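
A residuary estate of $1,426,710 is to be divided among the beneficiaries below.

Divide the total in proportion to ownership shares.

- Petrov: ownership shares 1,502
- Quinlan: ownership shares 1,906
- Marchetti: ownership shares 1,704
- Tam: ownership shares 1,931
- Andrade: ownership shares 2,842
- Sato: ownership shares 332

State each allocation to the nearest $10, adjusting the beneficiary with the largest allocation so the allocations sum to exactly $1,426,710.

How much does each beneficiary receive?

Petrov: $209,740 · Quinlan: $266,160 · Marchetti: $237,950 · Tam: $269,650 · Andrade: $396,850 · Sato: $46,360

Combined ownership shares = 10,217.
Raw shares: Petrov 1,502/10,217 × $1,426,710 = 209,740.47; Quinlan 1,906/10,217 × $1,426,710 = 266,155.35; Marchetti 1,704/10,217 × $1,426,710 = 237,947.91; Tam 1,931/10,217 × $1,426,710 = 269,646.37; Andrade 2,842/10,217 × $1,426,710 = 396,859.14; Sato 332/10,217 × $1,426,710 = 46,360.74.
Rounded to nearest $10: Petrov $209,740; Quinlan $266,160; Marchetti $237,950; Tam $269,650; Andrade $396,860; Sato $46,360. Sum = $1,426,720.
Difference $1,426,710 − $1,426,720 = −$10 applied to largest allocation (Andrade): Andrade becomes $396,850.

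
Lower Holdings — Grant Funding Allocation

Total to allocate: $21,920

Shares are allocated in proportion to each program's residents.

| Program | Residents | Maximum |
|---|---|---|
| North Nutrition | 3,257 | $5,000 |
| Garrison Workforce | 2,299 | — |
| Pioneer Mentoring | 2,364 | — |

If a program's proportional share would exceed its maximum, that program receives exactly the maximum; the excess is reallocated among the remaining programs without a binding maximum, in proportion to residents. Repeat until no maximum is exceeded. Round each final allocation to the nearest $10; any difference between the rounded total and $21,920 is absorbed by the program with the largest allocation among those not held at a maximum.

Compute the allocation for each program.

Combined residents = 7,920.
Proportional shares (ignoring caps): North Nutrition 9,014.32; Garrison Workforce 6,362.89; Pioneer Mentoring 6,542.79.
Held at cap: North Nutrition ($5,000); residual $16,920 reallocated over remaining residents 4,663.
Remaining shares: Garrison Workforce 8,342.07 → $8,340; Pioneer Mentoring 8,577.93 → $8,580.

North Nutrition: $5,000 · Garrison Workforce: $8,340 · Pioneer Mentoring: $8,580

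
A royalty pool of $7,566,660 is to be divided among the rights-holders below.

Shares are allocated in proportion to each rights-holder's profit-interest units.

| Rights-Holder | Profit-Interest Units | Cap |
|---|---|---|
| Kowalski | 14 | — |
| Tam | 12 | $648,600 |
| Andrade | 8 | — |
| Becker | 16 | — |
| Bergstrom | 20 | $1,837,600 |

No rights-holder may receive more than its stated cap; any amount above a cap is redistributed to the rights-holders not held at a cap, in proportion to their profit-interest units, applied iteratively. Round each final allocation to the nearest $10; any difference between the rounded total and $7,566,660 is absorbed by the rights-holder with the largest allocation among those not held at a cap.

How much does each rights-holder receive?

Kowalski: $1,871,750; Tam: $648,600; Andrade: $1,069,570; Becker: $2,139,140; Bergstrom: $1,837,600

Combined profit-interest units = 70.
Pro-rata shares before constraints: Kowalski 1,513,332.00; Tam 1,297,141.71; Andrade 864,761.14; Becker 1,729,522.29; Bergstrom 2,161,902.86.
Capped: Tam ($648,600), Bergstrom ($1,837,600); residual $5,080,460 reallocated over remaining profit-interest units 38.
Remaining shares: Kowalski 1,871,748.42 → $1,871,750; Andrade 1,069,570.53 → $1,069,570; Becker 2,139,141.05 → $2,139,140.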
===
Print every record above. Keep each one exactly as it is.

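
A residuary estate of $1,426,710 is to be divided among the beneficiaries below.

Divide the total in proportion to ownership shares.

- Petrov: ownership shares 1,502
- Quinlan: ownership shares 1,906
- Marchetti: ownership shares 1,704
- Tam: ownership shares 1,931
- Andrade: ownership shares 2,842
- Sato: ownership shares 332

State each allocation to the nearest $10, adjusting the beneficiary with the largest allocation so the allocations sum to exactly $1,426,710.

How much does each beneficiary receive?

Petrov: $209,740 · Quinlan: $266,160 · Marchetti: $237,950 · Tam: $269,650 · Andrade: $396,850 · Sato: $46,360

Combined ownership shares = 10,217.
Raw shares: Petrov 1,502/10,217 × $1,426,710 = 209,740.47; Quinlan 1,906/10,217 × $1,426,710 = 266,155.35; Marchetti 1,704/10,217 × $1,426,710 = 237,947.91; Tam 1,931/10,217 × $1,426,710 = 269,646.37; Andrade 2,842/10,217 × $1,426,710 = 396,859.14; Sato 332/10,217 × $1,426,710 = 46,360.74.
Rounded to nearest $10: Petrov $209,740; Quinlan $266,160; Marchetti $237,950; Tam $269,650; Andrade $396,860; Sato $46,360. Sum = $1,426,720.
Difference $1,426,710 − $1,426,720 = −$10 applied to largest allocation (Andrade): Andrade becomes $396,850.

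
Lower Holdings — Grant Funding Allocation

Total to allocate: $21,920

Shares are allocated in proportion to each program's residents.

| Program | Residents | Maximum |
|---|---|---|
| North Nutrition | 3,257 | $5,000 |
| Garrison Workforce | 2,299 | — |
| Pioneer Mentoring | 2,364 | — |

If a program's proportional share would exceed its maximum, that program receives exactly the maximum; the excess is reallocated among the remaining programs without a binding maximum, in proportion to residents. Repeat until no maximum is exceeded. Round each final allocation to the nearest $10; any difference between the rounded total and $21,920 is absorbed by the program with the largest allocation among those not held at a maximum.

Compute the allocation for each program.

Combined residents = 7,920.
Proportional shares (ignoring caps): North Nutrition 9,014.32; Garrison Workforce 6,362.89; Pioneer Mentoring 6,542.79.
Held at cap: North Nutrition ($5,000); residual $16,920 reallocated over remaining residents 4,663.
Remaining shares: Garrison Workforce 8,342.07 → $8,340; Pioneer Mentoring 8,577.93 → $8,580.

North Nutrition: $5,000 · Garrison Workforce: $8,340 · Pioneer Mentoring: $8,580

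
A royalty pool of $7,566,660 is to be divided among the rights-holders below.

Shares are allocated in proportion to each rights-holder's profit-interest units.

| Rights-Holder | Profit-Interest Units | Cap |
|---|---|---|
| Kowalski | 14 | — |
| Tam | 12 | $648,600 |
| Andrade | 8 | — |
| Becker | 16 | — |
| Bergstrom | 20 | $1,837,600 |

No rights-holder may receive more than its stated cap; any amount above a cap is redistributed to the rights-holders not held at a cap, in proportion to their profit-interest units, applied iteratively. Round each final allocation to the nearest $10; any difference between the rounded total and $7,566,660 is absorbed by the rights-holder with the largest allocation among those not held at a cap.

How much does each rights-holder receive?

Kowalski: $1,871,750; Tam: $648,600; Andrade: $1,069,570; Becker: $2,139,140; Bergstrom: $1,837,600

Combined profit-interest units = 70.
Pro-rata shares before constraints: Kowalski 1,513,332.00; Tam 1,297,141.71; Andrade 864,761.14; Becker 1,729,522.29; Bergstrom 2,161,902.86.
Capped: Tam ($648,600), Bergstrom ($1,837,600); residual $5,080,460 reallocated over remaining profit-interest units 38.
Remaining shares: Kowalski 1,871,748.42 → $1,871,750; Andrade 1,069,570.53 → $1,069,570; Becker 2,139,141.05 → $2,139,140.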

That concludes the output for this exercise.